[Exercise description] Scan the records for lines with the string "adjacent". Say how many there are, and add nothing.
BEGIN
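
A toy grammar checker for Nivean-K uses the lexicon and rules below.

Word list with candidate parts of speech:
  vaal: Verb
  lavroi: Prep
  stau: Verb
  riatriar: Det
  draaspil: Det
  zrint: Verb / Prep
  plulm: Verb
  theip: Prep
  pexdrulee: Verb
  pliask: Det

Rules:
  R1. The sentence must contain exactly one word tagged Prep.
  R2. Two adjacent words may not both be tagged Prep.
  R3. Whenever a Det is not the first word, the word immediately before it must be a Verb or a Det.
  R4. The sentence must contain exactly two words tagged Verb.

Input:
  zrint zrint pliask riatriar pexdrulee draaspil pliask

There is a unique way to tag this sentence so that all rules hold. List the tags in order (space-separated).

Candidates per position — 1:zrint {Verb,Prep}; 2:zrint {Verb,Prep}; 3:pliask {Det}; 4:riatriar {Det}; 5:pexdrulee {Verb}; 6:draaspil {Det}; 7:pliask {Det}.
At position 2, choosing Prep makes rule 3 impossible to satisfy; hence Verb.
At position 1, choosing Verb makes rule 1 impossible to satisfy; hence Prep.
The unique satisfying tagging is: Prep Verb Det Det Verb Det Det.
Rule-by-rule: rule 1 satisfied; rule 2 satisfied; rule 3 satisfied; rule 4 satisfied.

Prep Verb Det Det Verb Det Det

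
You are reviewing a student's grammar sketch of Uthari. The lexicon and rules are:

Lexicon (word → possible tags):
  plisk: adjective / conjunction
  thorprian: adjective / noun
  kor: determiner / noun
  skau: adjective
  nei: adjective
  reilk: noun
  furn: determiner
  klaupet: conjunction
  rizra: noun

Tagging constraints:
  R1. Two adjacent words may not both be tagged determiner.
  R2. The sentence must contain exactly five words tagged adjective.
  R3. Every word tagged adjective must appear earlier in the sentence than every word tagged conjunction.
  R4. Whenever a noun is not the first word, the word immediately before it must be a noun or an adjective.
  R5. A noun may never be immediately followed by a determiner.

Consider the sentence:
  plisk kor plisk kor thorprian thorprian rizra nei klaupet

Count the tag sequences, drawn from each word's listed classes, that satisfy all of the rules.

4

Candidates per position — 1:plisk {adjective,conjunction}; 2:kor {determiner,noun}; 3:plisk {adjective,conjunction}; 4:kor {determiner,noun}; 5:thorprian {adjective,noun}; 6:thorprian {adjective,noun}; 7:rizra {noun}; 8:nei {adjective}; 9:klaupet {conjunction}.
There are 64 candidate sequences in total.
The sequences that satisfy every rule: adjective determiner adjective determiner adjective adjective noun adjective conjunction; adjective determiner adjective noun adjective adjective noun adjective conjunction; adjective noun adjective determiner adjective adjective noun adjective conjunction; adjective noun adjective noun adjective adjective noun adjective conjunction.
Count = 4.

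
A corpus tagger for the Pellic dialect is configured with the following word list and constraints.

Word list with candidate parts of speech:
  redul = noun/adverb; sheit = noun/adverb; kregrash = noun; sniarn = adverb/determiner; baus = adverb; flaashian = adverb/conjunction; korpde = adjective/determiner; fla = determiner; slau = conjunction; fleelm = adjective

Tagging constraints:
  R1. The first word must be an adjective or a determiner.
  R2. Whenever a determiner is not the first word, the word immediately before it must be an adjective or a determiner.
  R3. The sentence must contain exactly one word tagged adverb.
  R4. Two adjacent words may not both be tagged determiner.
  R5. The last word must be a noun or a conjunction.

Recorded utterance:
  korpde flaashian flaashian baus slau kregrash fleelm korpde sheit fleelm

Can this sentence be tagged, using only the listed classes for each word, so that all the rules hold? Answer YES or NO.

Candidates per position — 1:korpde {adjective,determiner}; 2:flaashian {adverb,conjunction}; 3:flaashian {adverb,conjunction}; 4:baus {adverb}; 5:slau {conjunction}; 6:kregrash {noun}; 7:fleelm {adjective}; 8:korpde {adjective,determiner}; 9:sheit {noun,adverb}; 10:fleelm {adjective}.
Rule 5 cannot be satisfied by any choice of tags from the lexicon.
So there is no consistent tagging.

NO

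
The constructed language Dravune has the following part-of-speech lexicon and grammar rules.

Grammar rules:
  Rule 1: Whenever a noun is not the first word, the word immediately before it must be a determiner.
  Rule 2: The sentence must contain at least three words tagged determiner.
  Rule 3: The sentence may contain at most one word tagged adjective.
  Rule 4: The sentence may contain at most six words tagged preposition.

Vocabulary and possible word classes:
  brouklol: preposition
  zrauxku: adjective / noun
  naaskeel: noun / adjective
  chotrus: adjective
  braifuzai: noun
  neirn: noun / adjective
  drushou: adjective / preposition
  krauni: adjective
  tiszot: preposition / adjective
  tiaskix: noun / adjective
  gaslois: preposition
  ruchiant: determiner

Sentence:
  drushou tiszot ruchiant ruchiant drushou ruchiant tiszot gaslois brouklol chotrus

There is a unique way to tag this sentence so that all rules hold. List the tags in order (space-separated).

preposition preposition determiner determiner preposition determiner preposition preposition preposition adjective

Candidates per position — 1:drushou {adjective,preposition}; 2:tiszot {preposition,adjective}; 3:ruchiant {determiner}; 4:ruchiant {determiner}; 5:drushou {adjective,preposition}; 6:ruchiant {determiner}; 7:tiszot {preposition,adjective}; 8:gaslois {preposition}; 9:brouklol {preposition}; 10:chotrus {adjective}.
Position 1: tagging it adjective would leave rule 3 unsatisfiable, so it must be preposition.
Position 2: tagging it adjective would leave rule 3 unsatisfiable, so it must be preposition.
Position 5: tagging it adjective would leave rule 3 unsatisfiable, so it must be preposition.
Position 7: tagging it adjective would leave rule 3 unsatisfiable, so it must be preposition.
The only consistent sequence is: preposition preposition determiner determiner preposition determiner preposition preposition preposition adjective.
Rule-by-rule: rule 1 ok; rule 2 ok; rule 3 ok; rule 4 ok.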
END
[Problem solution] 3